++++ GIVEN RECORDS

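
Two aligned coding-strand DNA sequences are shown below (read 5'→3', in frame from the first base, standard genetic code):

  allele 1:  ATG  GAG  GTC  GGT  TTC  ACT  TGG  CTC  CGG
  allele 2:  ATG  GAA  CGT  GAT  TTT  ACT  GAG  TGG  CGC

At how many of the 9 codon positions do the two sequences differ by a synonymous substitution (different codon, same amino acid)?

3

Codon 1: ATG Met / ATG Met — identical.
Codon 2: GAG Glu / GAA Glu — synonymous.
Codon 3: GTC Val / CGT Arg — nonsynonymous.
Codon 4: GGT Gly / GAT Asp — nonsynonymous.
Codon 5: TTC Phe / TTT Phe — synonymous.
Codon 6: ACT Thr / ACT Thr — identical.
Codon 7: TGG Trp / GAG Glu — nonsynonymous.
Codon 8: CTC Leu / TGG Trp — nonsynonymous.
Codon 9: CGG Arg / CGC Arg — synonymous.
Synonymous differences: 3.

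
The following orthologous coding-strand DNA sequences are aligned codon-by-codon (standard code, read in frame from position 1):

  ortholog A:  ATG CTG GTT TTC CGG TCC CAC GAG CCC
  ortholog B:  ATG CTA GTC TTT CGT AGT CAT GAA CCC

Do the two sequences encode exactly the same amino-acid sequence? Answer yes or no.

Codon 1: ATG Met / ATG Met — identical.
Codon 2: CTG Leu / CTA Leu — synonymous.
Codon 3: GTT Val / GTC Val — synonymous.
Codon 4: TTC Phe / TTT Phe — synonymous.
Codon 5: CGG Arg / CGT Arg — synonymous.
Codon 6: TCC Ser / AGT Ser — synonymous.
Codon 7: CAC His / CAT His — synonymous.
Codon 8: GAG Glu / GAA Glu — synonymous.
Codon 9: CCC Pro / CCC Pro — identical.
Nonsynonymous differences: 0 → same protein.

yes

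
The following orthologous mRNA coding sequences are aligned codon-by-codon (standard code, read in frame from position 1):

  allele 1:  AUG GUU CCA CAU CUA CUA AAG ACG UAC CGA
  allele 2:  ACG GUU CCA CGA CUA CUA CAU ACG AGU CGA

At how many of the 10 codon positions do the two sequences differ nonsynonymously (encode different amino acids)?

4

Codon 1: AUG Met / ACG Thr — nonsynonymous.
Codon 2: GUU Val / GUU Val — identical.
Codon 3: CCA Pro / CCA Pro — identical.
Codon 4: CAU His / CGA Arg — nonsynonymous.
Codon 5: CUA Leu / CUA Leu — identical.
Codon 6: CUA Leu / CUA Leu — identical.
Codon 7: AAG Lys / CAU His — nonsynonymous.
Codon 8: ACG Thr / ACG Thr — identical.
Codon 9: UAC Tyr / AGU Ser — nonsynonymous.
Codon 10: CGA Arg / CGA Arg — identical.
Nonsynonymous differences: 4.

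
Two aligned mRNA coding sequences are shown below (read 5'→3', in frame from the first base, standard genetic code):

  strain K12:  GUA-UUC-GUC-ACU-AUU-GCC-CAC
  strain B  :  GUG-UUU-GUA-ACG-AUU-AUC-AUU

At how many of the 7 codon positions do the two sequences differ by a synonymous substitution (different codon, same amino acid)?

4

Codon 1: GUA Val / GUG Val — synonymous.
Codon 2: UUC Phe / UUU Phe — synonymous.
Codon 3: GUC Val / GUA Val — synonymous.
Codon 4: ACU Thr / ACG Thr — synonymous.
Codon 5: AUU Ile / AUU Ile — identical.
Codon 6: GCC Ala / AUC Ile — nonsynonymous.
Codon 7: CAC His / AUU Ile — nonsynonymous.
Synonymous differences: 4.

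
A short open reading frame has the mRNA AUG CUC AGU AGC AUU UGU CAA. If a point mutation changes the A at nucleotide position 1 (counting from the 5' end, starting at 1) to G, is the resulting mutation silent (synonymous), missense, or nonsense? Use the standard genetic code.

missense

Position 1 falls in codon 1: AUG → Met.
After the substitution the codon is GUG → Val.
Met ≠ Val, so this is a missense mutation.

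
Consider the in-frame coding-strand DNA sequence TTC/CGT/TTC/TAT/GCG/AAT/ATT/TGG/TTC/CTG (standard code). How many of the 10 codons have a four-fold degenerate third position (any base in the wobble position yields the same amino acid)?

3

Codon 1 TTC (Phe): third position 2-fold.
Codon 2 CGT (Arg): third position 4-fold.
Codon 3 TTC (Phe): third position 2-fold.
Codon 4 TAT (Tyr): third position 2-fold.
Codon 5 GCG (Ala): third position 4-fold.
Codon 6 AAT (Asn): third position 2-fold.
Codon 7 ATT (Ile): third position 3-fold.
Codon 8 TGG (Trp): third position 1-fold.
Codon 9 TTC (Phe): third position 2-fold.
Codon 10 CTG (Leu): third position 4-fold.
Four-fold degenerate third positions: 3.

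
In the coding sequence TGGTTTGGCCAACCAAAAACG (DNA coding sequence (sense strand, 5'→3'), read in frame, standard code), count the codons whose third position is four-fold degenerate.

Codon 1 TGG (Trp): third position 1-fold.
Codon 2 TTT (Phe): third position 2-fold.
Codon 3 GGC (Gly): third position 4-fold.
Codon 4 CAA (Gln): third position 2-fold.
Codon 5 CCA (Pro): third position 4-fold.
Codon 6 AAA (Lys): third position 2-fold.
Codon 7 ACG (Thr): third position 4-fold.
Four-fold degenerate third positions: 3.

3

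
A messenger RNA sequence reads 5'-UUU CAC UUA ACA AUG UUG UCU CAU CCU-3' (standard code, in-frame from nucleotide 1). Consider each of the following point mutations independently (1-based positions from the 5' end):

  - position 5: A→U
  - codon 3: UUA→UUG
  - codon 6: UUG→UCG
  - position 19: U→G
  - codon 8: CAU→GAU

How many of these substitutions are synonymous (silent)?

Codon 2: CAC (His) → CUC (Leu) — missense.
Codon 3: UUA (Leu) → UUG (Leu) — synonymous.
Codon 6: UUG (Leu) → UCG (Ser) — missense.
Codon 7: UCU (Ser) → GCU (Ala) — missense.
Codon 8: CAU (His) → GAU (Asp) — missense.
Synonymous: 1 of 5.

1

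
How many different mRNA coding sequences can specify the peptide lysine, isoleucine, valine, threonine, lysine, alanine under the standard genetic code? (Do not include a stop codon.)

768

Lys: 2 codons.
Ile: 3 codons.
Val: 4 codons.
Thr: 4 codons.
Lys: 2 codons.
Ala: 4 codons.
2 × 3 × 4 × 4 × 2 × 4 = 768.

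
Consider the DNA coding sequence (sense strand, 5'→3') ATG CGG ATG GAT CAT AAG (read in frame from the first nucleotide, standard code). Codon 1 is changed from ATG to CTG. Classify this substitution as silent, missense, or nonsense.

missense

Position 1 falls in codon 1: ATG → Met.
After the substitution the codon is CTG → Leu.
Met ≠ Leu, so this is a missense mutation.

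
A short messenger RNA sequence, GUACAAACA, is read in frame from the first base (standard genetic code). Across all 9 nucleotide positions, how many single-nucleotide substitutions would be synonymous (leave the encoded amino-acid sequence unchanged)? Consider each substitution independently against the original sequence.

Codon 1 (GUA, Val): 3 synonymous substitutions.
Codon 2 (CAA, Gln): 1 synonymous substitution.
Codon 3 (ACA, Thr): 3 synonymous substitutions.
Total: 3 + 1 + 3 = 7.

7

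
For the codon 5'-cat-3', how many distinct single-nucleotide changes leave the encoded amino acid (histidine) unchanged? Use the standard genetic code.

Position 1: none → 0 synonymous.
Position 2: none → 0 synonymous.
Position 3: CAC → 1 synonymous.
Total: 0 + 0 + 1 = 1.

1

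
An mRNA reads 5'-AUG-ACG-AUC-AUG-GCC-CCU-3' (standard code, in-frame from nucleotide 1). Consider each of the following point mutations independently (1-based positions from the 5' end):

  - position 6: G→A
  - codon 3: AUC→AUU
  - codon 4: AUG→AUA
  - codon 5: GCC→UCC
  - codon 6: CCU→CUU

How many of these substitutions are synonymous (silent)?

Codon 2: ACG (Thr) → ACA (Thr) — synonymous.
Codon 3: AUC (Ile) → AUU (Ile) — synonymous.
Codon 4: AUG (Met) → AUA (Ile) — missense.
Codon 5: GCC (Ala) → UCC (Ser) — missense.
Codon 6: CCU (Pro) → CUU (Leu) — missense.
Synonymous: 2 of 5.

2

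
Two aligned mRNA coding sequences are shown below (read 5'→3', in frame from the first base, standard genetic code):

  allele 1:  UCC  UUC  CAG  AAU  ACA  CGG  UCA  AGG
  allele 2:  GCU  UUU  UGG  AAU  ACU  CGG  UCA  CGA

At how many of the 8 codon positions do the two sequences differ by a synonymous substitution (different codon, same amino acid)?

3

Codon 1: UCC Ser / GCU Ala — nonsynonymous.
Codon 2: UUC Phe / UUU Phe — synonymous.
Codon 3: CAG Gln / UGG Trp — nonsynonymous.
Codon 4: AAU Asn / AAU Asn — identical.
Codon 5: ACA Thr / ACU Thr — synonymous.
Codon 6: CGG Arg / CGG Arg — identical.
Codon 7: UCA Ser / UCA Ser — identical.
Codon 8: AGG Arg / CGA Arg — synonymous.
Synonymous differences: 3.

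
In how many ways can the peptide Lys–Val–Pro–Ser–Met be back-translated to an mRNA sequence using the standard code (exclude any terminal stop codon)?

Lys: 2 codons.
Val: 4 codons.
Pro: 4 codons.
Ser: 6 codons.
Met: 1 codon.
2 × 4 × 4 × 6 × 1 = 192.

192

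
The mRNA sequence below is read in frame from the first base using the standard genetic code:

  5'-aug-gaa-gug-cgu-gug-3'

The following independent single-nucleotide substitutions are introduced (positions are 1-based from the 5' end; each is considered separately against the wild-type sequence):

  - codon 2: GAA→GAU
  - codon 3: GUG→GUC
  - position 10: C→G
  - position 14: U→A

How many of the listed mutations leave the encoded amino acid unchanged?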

++++++++

◆ **AIM OF THE TASK**: Quote the listing above, but only from the line that shows "In how many" through the line that shows "- codon 2: GAA→GAU".

◆ **FINAL ANSWER**:
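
In how many ways can the peptide Lys–Val–Pro–Ser–Met be back-translated to an mRNA sequence using the standard code (exclude any terminal stop codon)?

Lys: 2 codons.
Val: 4 codons.
Pro: 4 codons.
Ser: 6 codons.
Met: 1 codon.
2 × 4 × 4 × 6 × 1 = 192.

192

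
The mRNA sequence below is read in frame from the first base using the standard genetic code:

  5'-aug-gaa-gug-cgu-gug-3'

The following independent single-nucleotide substitutions are introduced (positions are 1-based from the 5' end; each is considered separately against the wild-type sequence):

  - codon 2: GAA→GAU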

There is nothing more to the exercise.